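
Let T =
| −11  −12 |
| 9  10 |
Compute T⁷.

tr T = −1 and det T = −2, so the characteristic polynomial is λ² − (−1)λ + (−2) with roots −2 and 1.
Eigenvectors give P = [[4, 1], [−3, −1]] with P⁻¹ = [[1, 1], [−3, −4]], and T = P·diag(−2, 1)·P⁻¹.
Then T⁷ = P·diag(−128, 1)·P⁻¹ = [[−512, 1], [384, −1]] · [[1, 1], [−3, −4]] = [[−515, −516], [387, 388]].

[[−515, −516], [387, 388]]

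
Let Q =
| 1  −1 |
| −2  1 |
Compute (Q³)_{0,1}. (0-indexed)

Q² = [[3, −2], [−4, 3]]
Q³ = [[7, −5], [−10, 7]]

−5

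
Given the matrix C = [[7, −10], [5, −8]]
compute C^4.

tr C = −1 and det C = −6, so the characteristic polynomial is λ² − (−1)λ + (−6) with roots −3 and 2.
Eigenvectors give P = [[1, −2], [1, −1]] with P⁻¹ = [[−1, 2], [−1, 1]], and C = P·diag(−3, 2)·P⁻¹.
Then C^4 = P·diag(81, 16)·P⁻¹ = [[81, −32], [81, −16]] · [[−1, 2], [−1, 1]] = [[−49, 130], [−65, 146]].

[[−49, 130], [−65, 146]]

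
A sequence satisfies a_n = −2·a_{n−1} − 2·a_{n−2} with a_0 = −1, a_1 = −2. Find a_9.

With companion matrix C = [[−2, −2], [1, 0]], [a_n, a_{n−1}]ᵀ = C·[a_{n−1}, a_{n−2}]ᵀ, so [a_9, a_8]ᵀ = C⁸·[a_1, a_0]ᵀ.
C⁸ = [[16, 0], [0, 16]], giving [a_9, a_8]ᵀ = [[−32], [−16]].

−32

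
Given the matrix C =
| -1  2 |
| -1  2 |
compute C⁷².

C² = C (a projection; rank 1, trace 1), so C⁷² = C.

[[-1, 2], [-1, 2]]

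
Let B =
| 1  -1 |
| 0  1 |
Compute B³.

[[1, -3], [0, 1]]

B = I + N where N = [[0, -1], [0, 0]] is strictly upper-triangular, so N² = 0.
(I + N)³ = I + 3·N = [[1, -3], [0, 1]].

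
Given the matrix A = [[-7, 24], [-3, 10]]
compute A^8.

[[-2039, 6120], [-765, 2296]]

tr A = 3 and det A = 2, so the characteristic polynomial is λ² − (3)λ + (2) with roots 1 and 2.
Eigenvectors give P = [[3, -8], [1, -3]] with P⁻¹ = [[3, -8], [1, -3]], and A = P·diag(1, 2)·P⁻¹.
Then A^8 = P·diag(1, 256)·P⁻¹ = [[3, -2048], [1, -768]] · [[3, -8], [1, -3]] = [[-2039, 6120], [-765, 2296]].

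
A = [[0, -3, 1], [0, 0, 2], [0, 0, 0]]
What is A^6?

[[0, 0, 0], [0, 0, 0], [0, 0, 0]]

A is strictly triangular, hence nilpotent: A^3 = 0, so A^6 = 0.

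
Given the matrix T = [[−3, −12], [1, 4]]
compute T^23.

T² = T (a projection; rank 1, trace 1), so T^23 = T.

[[−3, −12], [1, 4]]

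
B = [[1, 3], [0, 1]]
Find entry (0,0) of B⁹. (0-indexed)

B = I + N where N = [[0, 3], [0, 0]] is strictly upper-triangular, so N² = 0.
(I + N)⁹ = I + 9·N = [[1, 27], [0, 1]].

1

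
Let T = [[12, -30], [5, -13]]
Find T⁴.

tr T = -1 and det T = -6, so the characteristic polynomial is λ² − (-1)λ + (-6) with roots -3 and 2.
Eigenvectors give P = [[-2, 3], [-1, 1]] with P⁻¹ = [[1, -3], [1, -2]], and T = P·diag(-3, 2)·P⁻¹.
Then T⁴ = P·diag(81, 16)·P⁻¹ = [[-162, 48], [-81, 16]] · [[1, -3], [1, -2]] = [[-114, 390], [-65, 211]].

[[-114, 390], [-65, 211]]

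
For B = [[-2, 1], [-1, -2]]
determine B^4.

B^2 = [[3, -4], [4, 3]]
B^3 = [[-2, 11], [-11, -2]]
B^4 = [[-7, -24], [24, -7]]

[[-7, -24], [24, -7]]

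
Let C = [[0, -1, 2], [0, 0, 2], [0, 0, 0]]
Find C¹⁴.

[[0, 0, 0], [0, 0, 0], [0, 0, 0]]

C is strictly triangular, hence nilpotent: C³ = 0, so C¹⁴ = 0.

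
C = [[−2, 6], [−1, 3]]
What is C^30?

[[−2, 6], [−1, 3]]

C² = C (a projection; rank 1, trace 1), so C^30 = C.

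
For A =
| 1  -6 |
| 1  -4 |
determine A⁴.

[[-29, 90], [-15, 46]]

tr A = -3 and det A = 2, so the characteristic polynomial is λ² − (-3)λ + (2) with roots -1 and -2.
Eigenvectors give P = [[-3, 2], [-1, 1]] with P⁻¹ = [[-1, 2], [-1, 3]], and A = P·diag(-1, -2)·P⁻¹.
Then A⁴ = P·diag(1, 16)·P⁻¹ = [[-3, 32], [-1, 16]] · [[-1, 2], [-1, 3]] = [[-29, 90], [-15, 46]].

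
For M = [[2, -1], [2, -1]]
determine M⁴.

[[2, -1], [2, -1]]

M² = M (a projection; rank 1, trace 1), so M⁴ = M.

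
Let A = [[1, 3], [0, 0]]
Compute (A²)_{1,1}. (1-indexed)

1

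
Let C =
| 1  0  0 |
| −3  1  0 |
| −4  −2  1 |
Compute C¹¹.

C = I + N where N = [[0, 0, 0], [−3, 0, 0], [−4, −2, 0]] is strictly lower-triangular, so N³ = 0.
(I + N)¹¹ = I + 11·N + 55·N² = [[1, 0, 0], [−33, 1, 0], [286, −22, 1]].

[[1, 0, 0], [−33, 1, 0], [286, −22, 1]]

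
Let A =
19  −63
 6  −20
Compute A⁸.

tr A = −1 and det A = −2, so the characteristic polynomial is λ² − (−1)λ + (−2) with roots 1 and −2.
Eigenvectors give P = [[7, 3], [2, 1]] with P⁻¹ = [[1, −3], [−2, 7]], and A = P·diag(1, −2)·P⁻¹.
Then A⁸ = P·diag(1, 256)·P⁻¹ = [[7, 768], [2, 256]] · [[1, −3], [−2, 7]] = [[−1529, 5355], [−510, 1786]].

[[−1529, 5355], [−510, 1786]]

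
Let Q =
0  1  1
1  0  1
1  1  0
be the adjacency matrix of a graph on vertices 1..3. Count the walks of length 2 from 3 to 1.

1

The number of length-2 walks from vertex 3 to vertex 1 is entry (3,1) of Q^2, where Q is the adjacency matrix.
Q^2 = [[2, 1, 1], [1, 2, 1], [1, 1, 2]]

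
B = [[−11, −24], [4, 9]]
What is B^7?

tr B = −2 and det B = −3, so the characteristic polynomial is λ² − (−2)λ + (−3) with roots −3 and 1.
Eigenvectors give P = [[3, −2], [−1, 1]] with P⁻¹ = [[1, 2], [1, 3]], and B = P·diag(−3, 1)·P⁻¹.
Then B^7 = P·diag(−2187, 1)·P⁻¹ = [[−6561, −2], [2187, 1]] · [[1, 2], [1, 3]] = [[−6563, −13128], [2188, 4377]].

[[−6563, −13128], [2188, 4377]]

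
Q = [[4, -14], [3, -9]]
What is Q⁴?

tr Q = -5 and det Q = 6, so the characteristic polynomial is λ² − (-5)λ + (6) with roots -3 and -2.
Eigenvectors give P = [[2, 7], [1, 3]] with P⁻¹ = [[-3, 7], [1, -2]], and Q = P·diag(-3, -2)·P⁻¹.
Then Q⁴ = P·diag(81, 16)·P⁻¹ = [[162, 112], [81, 48]] · [[-3, 7], [1, -2]] = [[-374, 910], [-195, 471]].

[[-374, 910], [-195, 471]]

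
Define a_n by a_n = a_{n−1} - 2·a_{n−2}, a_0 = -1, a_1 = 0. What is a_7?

10

With companion matrix Q = [[1, -2], [1, 0]], [a_n, a_{n−1}]ᵀ = Q·[a_{n−1}, a_{n−2}]ᵀ, so [a_7, a_6]ᵀ = Q⁶·[a_1, a_0]ᵀ.
Q⁶ = [[7, -10], [5, 2]], giving [a_7, a_6]ᵀ = [[10], [-2]].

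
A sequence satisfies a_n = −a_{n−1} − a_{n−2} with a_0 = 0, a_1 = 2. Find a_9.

0

With companion matrix B = [[−1, −1], [1, 0]], [a_n, a_{n−1}]ᵀ = B·[a_{n−1}, a_{n−2}]ᵀ, so [a_9, a_8]ᵀ = B^8·[a_1, a_0]ᵀ.
B^8 = [[0, 1], [−1, −1]], giving [a_9, a_8]ᵀ = [[0], [−2]].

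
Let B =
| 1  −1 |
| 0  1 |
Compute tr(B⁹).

2

B = I + N where N = [[0, −1], [0, 0]] is strictly upper-triangular, so N² = 0.
(I + N)⁹ = I + 9·N = [[1, −9], [0, 1]].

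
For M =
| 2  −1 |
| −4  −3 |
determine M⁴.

M² = [[8, 1], [4, 13]]
M³ = [[12, −11], [−44, −43]]
M⁴ = [[68, 21], [84, 173]]

[[68, 21], [84, 173]]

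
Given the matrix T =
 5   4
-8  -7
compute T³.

tr T = -2 and det T = -3, so the characteristic polynomial is λ² − (-2)λ + (-3) with roots -3 and 1.
Eigenvectors give P = [[-1, -1], [2, 1]] with P⁻¹ = [[1, 1], [-2, -1]], and T = P·diag(-3, 1)·P⁻¹.
Then T³ = P·diag(-27, 1)·P⁻¹ = [[27, -1], [-54, 1]] · [[1, 1], [-2, -1]] = [[29, 28], [-56, -55]].

[[29, 28], [-56, -55]]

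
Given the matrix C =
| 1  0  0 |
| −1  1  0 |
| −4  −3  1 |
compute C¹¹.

[[1, 0, 0], [−11, 1, 0], [121, −33, 1]]

C = I + N where N = [[0, 0, 0], [−1, 0, 0], [−4, −3, 0]] is strictly lower-triangular, so N³ = 0.
(I + N)¹¹ = I + 11·N + 55·N² = [[1, 0, 0], [−11, 1, 0], [121, −33, 1]].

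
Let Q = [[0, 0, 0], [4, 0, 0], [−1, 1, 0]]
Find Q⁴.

[[0, 0, 0], [0, 0, 0], [0, 0, 0]]

Q is strictly triangular, hence nilpotent: Q³ = 0, so Q⁴ = 0.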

_ _ _ _ _

* **Assignment**
Copy each line of the listing that carries the word "Given".

* **Answer box**
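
Given the matrix C = [[7, −10], [5, −8]]
Given the matrix C =
Given the matrix A = [[-7, 24], [-3, 10]]
Given the matrix T = [[−3, −12], [1, 4]]
Given the matrix T =
Given the matrix C =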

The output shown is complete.